■ **Aim of the exercise**: Reproduce exactly the lines from the one containing "A steel girder has" through the last line of the data, both ends included.

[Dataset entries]
---

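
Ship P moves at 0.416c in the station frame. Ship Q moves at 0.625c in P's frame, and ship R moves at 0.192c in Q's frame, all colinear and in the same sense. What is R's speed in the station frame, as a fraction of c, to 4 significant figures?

u ≈ 0.8788c

Compose boost 2: (0.625 + 0.416)/(1 + 0.625×0.416) = 1.041/1.26000 = 0.826190
Compose boost 3: (0.192 + 0.826190)/(1 + 0.192×0.826190) = 1.01819/1.15863 = 0.8788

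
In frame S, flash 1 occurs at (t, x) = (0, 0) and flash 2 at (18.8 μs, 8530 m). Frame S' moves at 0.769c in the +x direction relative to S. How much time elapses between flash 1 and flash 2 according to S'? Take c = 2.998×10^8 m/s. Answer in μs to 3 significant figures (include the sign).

γ = 1/√(1 − 0.769²) = 1.5643
Δt' = γ(Δt − vΔx/c²) = 1.5643 × (18.8 μs − 0.769×8530 m / (2.998×10^8 m/s))
= 1.5643 × (-3.0798 μs) = -4.82 μs

Δt' ≈ -4.82 μs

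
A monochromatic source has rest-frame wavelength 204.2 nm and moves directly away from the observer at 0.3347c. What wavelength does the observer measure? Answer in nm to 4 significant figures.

Relativistic Doppler: λ_obs = λ_src √((1+β)/(1−β))
= 204.2 × √(1.33470/0.665300) = 204.2 × 1.41639 = 289.2 nm

λ_obs ≈ 289.2 nm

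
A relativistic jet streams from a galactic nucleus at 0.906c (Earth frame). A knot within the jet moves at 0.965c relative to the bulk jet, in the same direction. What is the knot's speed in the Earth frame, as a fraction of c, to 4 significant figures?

Relativistic velocity addition: u = (u' + v)/(1 + u'v/c²)
= (0.965 + 0.906)/(1 + 0.965×0.906) = 1.871/1.87429 = 0.9982

u ≈ 0.9982c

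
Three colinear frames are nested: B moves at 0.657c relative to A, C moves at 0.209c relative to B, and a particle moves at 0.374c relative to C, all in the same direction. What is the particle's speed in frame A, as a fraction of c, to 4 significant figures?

u ≈ 0.8838c

Compose boost 2: (0.209 + 0.657)/(1 + 0.209×0.657) = 0.8660/1.13731 = 0.761444
Compose boost 3: (0.374 + 0.761444)/(1 + 0.374×0.761444) = 1.13544/1.28478 = 0.8838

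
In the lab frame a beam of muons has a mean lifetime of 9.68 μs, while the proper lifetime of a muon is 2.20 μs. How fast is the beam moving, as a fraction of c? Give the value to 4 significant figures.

γ = Δt/τ₀ = 9.68/2.20 = 4.40000
β = √(1 − 1/γ²) = √(1 − 1/4.40000²) = 0.9738

β ≈ 0.9738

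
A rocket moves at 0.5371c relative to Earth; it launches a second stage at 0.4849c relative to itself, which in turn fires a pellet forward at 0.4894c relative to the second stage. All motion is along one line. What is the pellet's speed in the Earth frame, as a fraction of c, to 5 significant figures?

u ≈ 0.93085c

Compose boost 2: (0.4849 + 0.5371)/(1 + 0.4849×0.5371) = 1.0220/1.260440 = 0.8108281
Compose boost 3: (0.4894 + 0.8108281)/(1 + 0.4894×0.8108281) = 1.300228/1.396819 = 0.93085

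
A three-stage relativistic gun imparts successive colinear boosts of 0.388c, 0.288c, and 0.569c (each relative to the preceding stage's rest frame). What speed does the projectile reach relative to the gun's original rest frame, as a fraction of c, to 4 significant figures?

Compose boost 2: (0.288 + 0.388)/(1 + 0.288×0.388) = 0.6760/1.11174 = 0.608054
Compose boost 3: (0.569 + 0.608054)/(1 + 0.569×0.608054) = 1.17705/1.34598 = 0.8745

u ≈ 0.8745c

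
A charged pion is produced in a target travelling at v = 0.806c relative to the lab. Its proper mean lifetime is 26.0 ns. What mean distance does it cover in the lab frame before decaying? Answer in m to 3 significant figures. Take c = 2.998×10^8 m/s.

d ≈ 10.6 m

γ = 1/√(1 − 0.806²) = 1.6894
Dilated lifetime: Δt = γτ₀ = 1.6894 × 26.0 ns = 43.925 ns
d = vΔt = 0.806c × 43.925 ns = 2.4164×10^8 m/s × 4.3925×10^-8 s = 10.6 m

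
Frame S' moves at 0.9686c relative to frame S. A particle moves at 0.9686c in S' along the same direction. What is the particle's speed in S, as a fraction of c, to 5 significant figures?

u ≈ 0.99949c

Relativistic velocity addition: u = (u' + v)/(1 + u'v/c²)
= (0.9686 + 0.9686)/(1 + 0.9686×0.9686) = 1.9372/1.938186 = 0.99949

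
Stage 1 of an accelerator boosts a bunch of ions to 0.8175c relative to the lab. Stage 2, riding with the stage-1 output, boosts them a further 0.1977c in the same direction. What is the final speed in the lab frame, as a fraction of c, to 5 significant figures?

Compose boost 2: (0.1977 + 0.8175)/(1 + 0.1977×0.8175) = 1.0152/1.161620 = 0.87395

u ≈ 0.87395c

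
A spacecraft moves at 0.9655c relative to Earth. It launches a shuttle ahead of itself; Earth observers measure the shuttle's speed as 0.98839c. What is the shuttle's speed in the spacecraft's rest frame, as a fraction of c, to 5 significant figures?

u' ≈ 0.50077c

Inverse velocity addition: u' = (u − v)/(1 − uv/c²)
= (0.98839 − 0.9655)/(1 − 0.98839×0.9655) = 0.022890/0.04570946 = 0.50077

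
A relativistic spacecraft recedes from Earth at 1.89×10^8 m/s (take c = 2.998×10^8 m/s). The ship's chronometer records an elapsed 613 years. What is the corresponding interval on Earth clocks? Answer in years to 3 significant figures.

Δt ≈ 790 years

β = v/c = 1.89×10^8 / 2.998×10^8 = 0.63042
γ = 1/√(1 − 0.63042²) = 1.2882
Time dilation: Δt = γτ₀ = 1.2882 × 613 years = 790 years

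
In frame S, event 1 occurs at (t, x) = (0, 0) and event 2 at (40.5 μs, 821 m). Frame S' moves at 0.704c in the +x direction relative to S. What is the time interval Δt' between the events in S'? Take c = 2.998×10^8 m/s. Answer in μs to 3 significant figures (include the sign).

γ = 1/√(1 − 0.704²) = 1.4081
Δt' = γ(Δt − vΔx/c²) = 1.4081 × (40.5 μs − 0.704×821 m / (2.998×10^8 m/s))
= 1.4081 × (38.572 μs) = 54.3 μs

Δt' ≈ 54.3 μs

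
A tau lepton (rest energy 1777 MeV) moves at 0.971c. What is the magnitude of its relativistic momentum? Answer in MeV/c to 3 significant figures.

p ≈ 7220 MeV/c

γ = 1/√(1 − 0.971²) = 4.1827
p = γβm₀c = 4.1827 × 0.971 × 1777 MeV/c = 7220 MeV/c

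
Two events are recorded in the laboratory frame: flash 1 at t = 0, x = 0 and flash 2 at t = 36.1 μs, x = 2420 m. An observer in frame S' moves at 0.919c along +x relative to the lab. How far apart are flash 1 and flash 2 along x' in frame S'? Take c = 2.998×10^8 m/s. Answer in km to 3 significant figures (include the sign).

γ = 1/√(1 − 0.919²) = 2.5364
Δx' = γ(Δx − vΔt) = 2.5364 × (2420 m − 0.919×(2.998×10^8 m/s)×36.1×10^-6 s)
= 2.5364 × (-7526.1 m) = -19.1 km

Δx' ≈ -19.1 km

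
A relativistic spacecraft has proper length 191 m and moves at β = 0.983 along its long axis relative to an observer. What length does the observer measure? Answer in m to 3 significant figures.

γ = 1/√(1 − 0.983²) = 5.4465
Length contraction: L = L₀/γ = 191/5.4465 = 35.1 m

L ≈ 35.1 m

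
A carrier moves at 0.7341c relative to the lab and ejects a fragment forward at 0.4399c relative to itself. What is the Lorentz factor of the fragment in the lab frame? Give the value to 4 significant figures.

γ ≈ 2.169

u_lab = (0.4399 + 0.7341)/(1 + 0.4399×0.7341) = 1.1740/1.322931 = 0.8874237
γ = 1/√(1 − 0.8874237²) = 2.169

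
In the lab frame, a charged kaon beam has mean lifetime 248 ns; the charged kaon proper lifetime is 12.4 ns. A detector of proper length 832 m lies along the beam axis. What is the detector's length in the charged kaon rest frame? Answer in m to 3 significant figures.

L ≈ 41.6 m

Time dilation ⇒ γ = Δt/τ₀ = 248/12.4 = 20.000
Length contraction: L = L₀/γ = 832/20.000 = 41.6 m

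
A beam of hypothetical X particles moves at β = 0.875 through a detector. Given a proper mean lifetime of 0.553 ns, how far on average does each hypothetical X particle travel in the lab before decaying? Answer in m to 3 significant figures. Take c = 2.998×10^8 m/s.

d ≈ 0.300 m

γ = 1/√(1 − 0.875²) = 2.0656
Dilated lifetime: Δt = γτ₀ = 2.0656 × 0.553 ns = 1.1423 ns
d = vΔt = 0.875c × 1.1423 ns = 2.6232×10^8 m/s × 1.1423×10^-9 s = 0.300 m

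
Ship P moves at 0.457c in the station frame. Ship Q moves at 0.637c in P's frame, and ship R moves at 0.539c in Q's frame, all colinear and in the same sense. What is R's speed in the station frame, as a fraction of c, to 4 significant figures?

u ≈ 0.9517c

Compose boost 2: (0.637 + 0.457)/(1 + 0.637×0.457) = 1.094/1.29111 = 0.847334
Compose boost 3: (0.539 + 0.847334)/(1 + 0.539×0.847334) = 1.38633/1.45671 = 0.9517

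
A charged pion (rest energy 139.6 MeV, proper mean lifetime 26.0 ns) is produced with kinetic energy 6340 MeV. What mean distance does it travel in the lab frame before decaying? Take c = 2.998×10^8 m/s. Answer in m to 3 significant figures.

γ = 1 + K/(m₀c²) = 1 + 6340/139.6 = 46.415
β = √(1 − 1/γ²) = 0.99977
Dilated lifetime: γτ₀ = 46.415 × 26.0 ns = 1206.8 ns
d = βc·γτ₀ = 0.99977 × (2.998×10^8 m/s) × 1.2068×10^-6 s = 362 m

d ≈ 362 m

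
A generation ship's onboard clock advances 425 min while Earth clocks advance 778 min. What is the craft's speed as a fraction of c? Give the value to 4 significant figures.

β ≈ 0.8376

γ = Δt/τ₀ = 778/425 = 1.83059
β = √(1 − 1/γ²) = √(1 − 1/1.83059²) = 0.8376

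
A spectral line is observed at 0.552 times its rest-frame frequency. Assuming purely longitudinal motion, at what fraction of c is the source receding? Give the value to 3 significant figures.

f_obs/f_src = √((1−β)/(1+β)) = 0.552  ⇒  (1−β)/(1+β) = 0.30470
β = |1 − D²|/(1 + D²) = |1 − 0.30470|/(1 + 0.30470) = 0.533

β ≈ 0.533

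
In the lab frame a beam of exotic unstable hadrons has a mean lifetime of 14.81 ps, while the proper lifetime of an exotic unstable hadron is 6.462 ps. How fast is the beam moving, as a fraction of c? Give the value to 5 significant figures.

γ = Δt/τ₀ = 14.81/6.462 = 2.291860
β = √(1 − 1/γ²) = √(1 − 1/2.291860²) = 0.89979

β ≈ 0.89979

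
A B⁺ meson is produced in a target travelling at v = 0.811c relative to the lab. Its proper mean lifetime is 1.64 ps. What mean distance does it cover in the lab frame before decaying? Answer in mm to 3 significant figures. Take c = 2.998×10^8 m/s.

γ = 1/√(1 − 0.811²) = 1.7093
Dilated lifetime: Δt = γτ₀ = 1.7093 × 1.64 ps = 2.8032 ps
d = vΔt = 0.811c × 2.8032 ps = 2.4314×10^8 m/s × 2.8032×10^-12 s = 0.682 mm

d ≈ 0.682 mm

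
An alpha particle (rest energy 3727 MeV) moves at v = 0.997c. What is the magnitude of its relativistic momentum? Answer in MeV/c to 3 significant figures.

γ = 1/√(1 − 0.997²) = 12.920
p = γβm₀c = 12.920 × 0.997 × 3727 MeV/c = 48000 MeV/c

p ≈ 48000 MeV/c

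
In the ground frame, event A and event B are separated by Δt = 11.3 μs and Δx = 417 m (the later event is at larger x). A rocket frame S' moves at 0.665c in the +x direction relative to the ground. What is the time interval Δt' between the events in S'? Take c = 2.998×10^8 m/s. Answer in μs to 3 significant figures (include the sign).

Δt' ≈ 13.9 μs

γ = 1/√(1 − 0.665²) = 1.3390
Δt' = γ(Δt − vΔx/c²) = 1.3390 × (11.3 μs − 0.665×417 m / (2.998×10^8 m/s))
= 1.3390 × (10.375 μs) = 13.9 μs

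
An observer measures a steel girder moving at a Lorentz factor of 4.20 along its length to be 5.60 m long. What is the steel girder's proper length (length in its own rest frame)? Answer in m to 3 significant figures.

L₀ ≈ 23.5 m

γ = 4.20 (given)
L₀ = γL = 4.20 × 5.60 = 23.5 m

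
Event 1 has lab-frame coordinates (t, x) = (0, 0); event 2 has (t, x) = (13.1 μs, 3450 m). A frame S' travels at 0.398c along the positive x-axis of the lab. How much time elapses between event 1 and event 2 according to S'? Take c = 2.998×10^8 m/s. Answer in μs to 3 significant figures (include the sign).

γ = 1/√(1 − 0.398²) = 1.0901
Δt' = γ(Δt − vΔx/c²) = 1.0901 × (13.1 μs − 0.398×3450 m / (2.998×10^8 m/s))
= 1.0901 × (8.5199 μs) = 9.29 μs

Δt' ≈ 9.29 μs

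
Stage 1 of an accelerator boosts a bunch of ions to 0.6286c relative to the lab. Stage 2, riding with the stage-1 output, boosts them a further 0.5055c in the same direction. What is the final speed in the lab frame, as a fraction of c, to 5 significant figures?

u ≈ 0.86063c

Compose boost 2: (0.5055 + 0.6286)/(1 + 0.5055×0.6286) = 1.1341/1.317757 = 0.86063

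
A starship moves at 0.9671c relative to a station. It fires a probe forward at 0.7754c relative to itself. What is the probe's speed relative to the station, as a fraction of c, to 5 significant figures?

Relativistic velocity addition: u = (u' + v)/(1 + u'v/c²)
= (0.7754 + 0.9671)/(1 + 0.7754×0.9671) = 1.7425/1.749889 = 0.99578

u ≈ 0.99578c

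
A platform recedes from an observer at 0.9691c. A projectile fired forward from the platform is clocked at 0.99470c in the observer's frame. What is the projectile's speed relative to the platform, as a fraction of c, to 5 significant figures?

Inverse velocity addition: u' = (u − v)/(1 − uv/c²)
= (0.99470 − 0.9691)/(1 − 0.99470×0.9691) = 0.025600/0.03603623 = 0.71040

u' ≈ 0.71040c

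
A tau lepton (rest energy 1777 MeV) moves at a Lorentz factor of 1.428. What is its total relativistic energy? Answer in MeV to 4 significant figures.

γ = 1.428 (given)
E = γm₀c² = 1.428 × 1777 MeV = 2538 MeV

E ≈ 2538 MeV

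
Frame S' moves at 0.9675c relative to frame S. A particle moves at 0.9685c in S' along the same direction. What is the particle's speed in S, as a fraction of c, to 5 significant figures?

Relativistic velocity addition: u = (u' + v)/(1 + u'v/c²)
= (0.9685 + 0.9675)/(1 + 0.9685×0.9675) = 1.9360/1.937024 = 0.99947

u ≈ 0.99947c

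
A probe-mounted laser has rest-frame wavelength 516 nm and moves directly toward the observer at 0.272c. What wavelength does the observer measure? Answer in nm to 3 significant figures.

λ_obs ≈ 390 nm

Relativistic Doppler: λ_obs = λ_src √((1−β)/(1+β))
= 516 × √(0.72800/1.2720) = 516 × 0.75652 = 390 nm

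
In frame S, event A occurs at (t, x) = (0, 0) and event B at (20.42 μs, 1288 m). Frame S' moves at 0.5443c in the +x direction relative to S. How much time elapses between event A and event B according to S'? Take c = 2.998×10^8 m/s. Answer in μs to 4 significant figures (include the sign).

γ = 1/√(1 − 0.5443²) = 1.19205
Δt' = γ(Δt − vΔx/c²) = 1.19205 × (20.42 μs − 0.5443×1288 m / (2.998×10^8 m/s))
= 1.19205 × (18.0816 μs) = 21.55 μs

Δt' ≈ 21.55 μs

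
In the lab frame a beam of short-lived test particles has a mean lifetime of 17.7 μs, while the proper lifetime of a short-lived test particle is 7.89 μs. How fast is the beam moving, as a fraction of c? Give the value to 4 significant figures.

γ = Δt/τ₀ = 17.7/7.89 = 2.24335
β = √(1 − 1/γ²) = √(1 − 1/2.24335²) = 0.8952

β ≈ 0.8952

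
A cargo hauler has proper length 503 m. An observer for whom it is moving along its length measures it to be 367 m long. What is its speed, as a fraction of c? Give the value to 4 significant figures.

β ≈ 0.6839

γ = L₀/L = 503/367 = 1.37057
β = √(1 − 1/γ²) = 0.6839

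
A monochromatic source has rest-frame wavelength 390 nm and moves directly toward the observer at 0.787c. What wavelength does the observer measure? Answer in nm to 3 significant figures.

λ_obs ≈ 135 nm

Relativistic Doppler: λ_obs = λ_src √((1−β)/(1+β))
= 390 × √(0.21300/1.7870) = 390 × 0.34525 = 135 nm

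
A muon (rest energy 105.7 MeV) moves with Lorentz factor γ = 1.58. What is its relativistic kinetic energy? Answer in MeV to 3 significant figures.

γ = 1.58 (given)
K = (γ − 1)m₀c² = (1.58 − 1) × 105.7 MeV = 0.58000 × 105.7 MeV = 61.3 MeV

K ≈ 61.3 MeV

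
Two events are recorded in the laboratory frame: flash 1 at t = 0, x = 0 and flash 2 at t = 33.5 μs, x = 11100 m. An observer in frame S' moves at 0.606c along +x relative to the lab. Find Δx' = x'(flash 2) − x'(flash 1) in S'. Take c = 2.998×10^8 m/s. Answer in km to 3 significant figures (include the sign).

Δx' ≈ 6.30 km

γ = 1/√(1 − 0.606²) = 1.2571
Δx' = γ(Δx − vΔt) = 1.2571 × (11100 m − 0.606×(2.998×10^8 m/s)×33.5×10^-6 s)
= 1.2571 × (5013.8 m) = 6.30 km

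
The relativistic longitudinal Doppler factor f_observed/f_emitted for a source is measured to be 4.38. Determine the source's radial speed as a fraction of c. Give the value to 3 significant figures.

f_obs/f_src = √((1+β)/(1−β)) = 4.38  ⇒  (1+β)/(1−β) = 19.184
β = |1 − D²|/(1 + D²) = |1 − 19.184|/(1 + 19.184) = 0.901

β ≈ 0.901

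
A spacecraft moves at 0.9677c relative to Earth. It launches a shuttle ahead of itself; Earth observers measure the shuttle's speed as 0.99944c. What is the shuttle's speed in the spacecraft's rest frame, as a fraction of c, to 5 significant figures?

u' ≈ 0.96645c

Inverse velocity addition: u' = (u − v)/(1 − uv/c²)
= (0.99944 − 0.9677)/(1 − 0.99944×0.9677) = 0.031740/0.03284191 = 0.96645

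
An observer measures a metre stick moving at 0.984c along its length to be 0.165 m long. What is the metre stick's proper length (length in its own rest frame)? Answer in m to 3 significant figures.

L₀ ≈ 0.926 m

γ = 1/√(1 − 0.984²) = 5.6127
L₀ = γL = 5.6127 × 0.165 = 0.926 m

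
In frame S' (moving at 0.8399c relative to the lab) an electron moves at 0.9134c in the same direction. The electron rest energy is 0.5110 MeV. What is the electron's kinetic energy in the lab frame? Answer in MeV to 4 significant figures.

u_lab = (0.9134 + 0.8399)/(1 + 0.9134×0.8399) = 0.9921543
γ = 1/√(1 − 0.9921543²) = 7.99876
K = (γ − 1)m₀c² = (7.99876 − 1) × 0.5110 = 6.99876 × 0.5110 = 3.576 MeV

K ≈ 3.576 MeV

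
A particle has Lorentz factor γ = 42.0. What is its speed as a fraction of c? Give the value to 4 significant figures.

β ≈ 0.9997

β = √(1 − 1/γ²) = √(1 − 1/42.0²) = √(0.999433) = 0.9997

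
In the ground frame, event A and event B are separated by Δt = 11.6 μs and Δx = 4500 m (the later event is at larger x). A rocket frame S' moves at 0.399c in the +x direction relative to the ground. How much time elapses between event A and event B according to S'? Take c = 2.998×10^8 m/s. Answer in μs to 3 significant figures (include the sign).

Δt' ≈ 6.12 μs

γ = 1/√(1 − 0.399²) = 1.0906
Δt' = γ(Δt − vΔx/c²) = 1.0906 × (11.6 μs − 0.399×4500 m / (2.998×10^8 m/s))
= 1.0906 × (5.6110 μs) = 6.12 μs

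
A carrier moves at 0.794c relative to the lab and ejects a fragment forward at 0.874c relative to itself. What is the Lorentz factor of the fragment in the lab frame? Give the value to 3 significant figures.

γ ≈ 5.73

u_lab = (0.874 + 0.794)/(1 + 0.874×0.794) = 1.668/1.69396 = 0.984677
γ = 1/√(1 − 0.984677²) = 5.73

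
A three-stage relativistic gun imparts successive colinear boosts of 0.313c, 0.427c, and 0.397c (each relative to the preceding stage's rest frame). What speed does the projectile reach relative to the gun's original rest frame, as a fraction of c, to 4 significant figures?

Compose boost 2: (0.427 + 0.313)/(1 + 0.427×0.313) = 0.7400/1.13365 = 0.652758
Compose boost 3: (0.397 + 0.652758)/(1 + 0.397×0.652758) = 1.04976/1.25915 = 0.8337

u ≈ 0.8337c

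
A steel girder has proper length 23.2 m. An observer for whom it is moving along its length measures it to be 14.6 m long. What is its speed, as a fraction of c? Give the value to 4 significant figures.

γ = L₀/L = 23.2/14.6 = 1.58904
β = √(1 − 1/γ²) = 0.7772

β ≈ 0.7772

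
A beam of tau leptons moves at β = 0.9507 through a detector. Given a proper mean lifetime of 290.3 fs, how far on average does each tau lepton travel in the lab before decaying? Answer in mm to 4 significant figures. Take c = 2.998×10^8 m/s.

γ = 1/√(1 − 0.9507²) = 3.22464
Dilated lifetime: Δt = γτ₀ = 3.22464 × 290.3 fs = 936.113 fs
d = vΔt = 0.9507c × 936.113 fs = 2.85020×10^8 m/s × 9.36113×10^-13 s = 0.2668 mm

d ≈ 0.2668 mm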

---

■ **Solution to this task**:
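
A steel girder has proper length 23.2 m. An observer for whom it is moving along its length measures it to be 14.6 m long. What is its speed, as a fraction of c? Give the value to 4 significant figures.

γ = L₀/L = 23.2/14.6 = 1.58904
β = √(1 − 1/γ²) = 0.7772

β ≈ 0.7772

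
A beam of tau leptons moves at β = 0.9507 through a detector. Given a proper mean lifetime of 290.3 fs, how far on average does each tau lepton travel in the lab before decaying? Answer in mm to 4 significant figures. Take c = 2.998×10^8 m/s.

γ = 1/√(1 − 0.9507²) = 3.22464
Dilated lifetime: Δt = γτ₀ = 3.22464 × 290.3 fs = 936.113 fs
d = vΔt = 0.9507c × 936.113 fs = 2.85020×10^8 m/s × 9.36113×10^-13 s = 0.2668 mm

d ≈ 0.2668 mm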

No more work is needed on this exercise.